### STUDY MATERIAL:
▼▼▼
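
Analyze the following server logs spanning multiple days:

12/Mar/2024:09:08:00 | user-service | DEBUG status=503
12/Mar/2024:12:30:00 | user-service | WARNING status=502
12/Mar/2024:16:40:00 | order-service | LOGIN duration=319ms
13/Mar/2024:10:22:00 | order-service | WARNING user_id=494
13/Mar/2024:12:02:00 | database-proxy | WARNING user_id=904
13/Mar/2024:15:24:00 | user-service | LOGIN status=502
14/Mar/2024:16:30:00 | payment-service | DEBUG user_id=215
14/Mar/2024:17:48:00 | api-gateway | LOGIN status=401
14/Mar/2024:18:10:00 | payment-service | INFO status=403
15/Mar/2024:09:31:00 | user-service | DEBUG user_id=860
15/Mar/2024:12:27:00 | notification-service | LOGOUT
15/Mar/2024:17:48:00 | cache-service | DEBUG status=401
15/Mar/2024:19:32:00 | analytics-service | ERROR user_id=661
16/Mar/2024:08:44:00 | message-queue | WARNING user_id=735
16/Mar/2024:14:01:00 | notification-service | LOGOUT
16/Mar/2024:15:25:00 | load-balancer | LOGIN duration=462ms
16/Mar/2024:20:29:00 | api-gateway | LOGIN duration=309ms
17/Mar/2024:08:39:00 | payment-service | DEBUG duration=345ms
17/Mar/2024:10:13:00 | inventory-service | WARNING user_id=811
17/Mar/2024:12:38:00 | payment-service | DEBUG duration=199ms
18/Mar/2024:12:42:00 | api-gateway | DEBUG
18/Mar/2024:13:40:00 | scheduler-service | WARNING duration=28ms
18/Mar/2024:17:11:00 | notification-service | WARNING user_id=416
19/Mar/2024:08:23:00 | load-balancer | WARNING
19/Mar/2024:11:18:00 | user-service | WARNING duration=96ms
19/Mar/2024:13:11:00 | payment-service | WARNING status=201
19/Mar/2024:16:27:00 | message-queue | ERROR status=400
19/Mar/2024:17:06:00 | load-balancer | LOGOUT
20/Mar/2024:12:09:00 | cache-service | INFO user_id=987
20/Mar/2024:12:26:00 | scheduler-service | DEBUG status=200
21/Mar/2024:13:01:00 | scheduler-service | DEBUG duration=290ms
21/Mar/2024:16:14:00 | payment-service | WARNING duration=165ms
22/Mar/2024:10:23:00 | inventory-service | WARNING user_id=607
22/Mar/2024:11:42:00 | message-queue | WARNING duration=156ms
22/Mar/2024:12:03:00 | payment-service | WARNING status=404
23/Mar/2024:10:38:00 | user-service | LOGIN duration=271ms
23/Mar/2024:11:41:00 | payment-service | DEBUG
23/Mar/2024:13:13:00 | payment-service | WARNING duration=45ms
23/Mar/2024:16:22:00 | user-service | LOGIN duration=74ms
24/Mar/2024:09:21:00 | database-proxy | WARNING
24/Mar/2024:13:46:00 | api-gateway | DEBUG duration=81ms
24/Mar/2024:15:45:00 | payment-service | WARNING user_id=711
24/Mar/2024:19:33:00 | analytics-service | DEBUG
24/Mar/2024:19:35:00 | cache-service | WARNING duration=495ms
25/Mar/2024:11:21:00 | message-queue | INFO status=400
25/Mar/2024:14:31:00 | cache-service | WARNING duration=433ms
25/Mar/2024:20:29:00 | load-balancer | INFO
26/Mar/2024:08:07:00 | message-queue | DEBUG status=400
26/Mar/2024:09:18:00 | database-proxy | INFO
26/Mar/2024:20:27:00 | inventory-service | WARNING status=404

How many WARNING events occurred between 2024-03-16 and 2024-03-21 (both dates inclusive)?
8

To filter by date range:

1. Date range: 2024-03-16 through 2024-03-21, both dates inclusive
2. Filter for WARNING events whose date falls in this range
3. Count matching events: 8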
▲▲▲
### WORK ITEM:
Nothing but the lines from the one containing "26/Mar/2024:08:07:00 | message-queue" to the last line of the listing above belongs in the answer; restate each word for word.

### OUTPUT OF THE EXERCISE:
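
26/Mar/2024:08:07:00 | message-queue | DEBUG status=400
26/Mar/2024:09:18:00 | database-proxy | INFO
26/Mar/2024:20:27:00 | inventory-service | WARNING status=404

How many WARNING events occurred between 2024-03-16 and 2024-03-21 (both dates inclusive)?
8

To filter by date range:

1. Date range: 2024-03-16 through 2024-03-21, both dates inclusive
2. Filter for WARNING events whose date falls in this range
3. Count matching events: 8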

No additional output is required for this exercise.